Dataset content: Begin

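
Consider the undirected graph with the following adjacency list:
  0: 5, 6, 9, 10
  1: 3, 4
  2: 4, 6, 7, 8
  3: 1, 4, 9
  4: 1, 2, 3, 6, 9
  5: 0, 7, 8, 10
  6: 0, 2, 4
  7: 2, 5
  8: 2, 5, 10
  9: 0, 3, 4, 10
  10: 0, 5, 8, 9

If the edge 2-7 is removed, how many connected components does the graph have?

1

2 and 7 are still connected via 2-8-5-7, so the component count stays at 1.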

Dataset content: End

# What is required
The line containing "9: 0, 3, 4, 10" marks where to begin; the last line of the records marks where to stop. Copy both and all between, exactly.

# Solution
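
  9: 0, 3, 4, 10
  10: 0, 5, 8, 9

If the edge 2-7 is removed, how many connected components does the graph have?

1

2 and 7 are still connected via 2-8-5-7, so the component count stays at 1.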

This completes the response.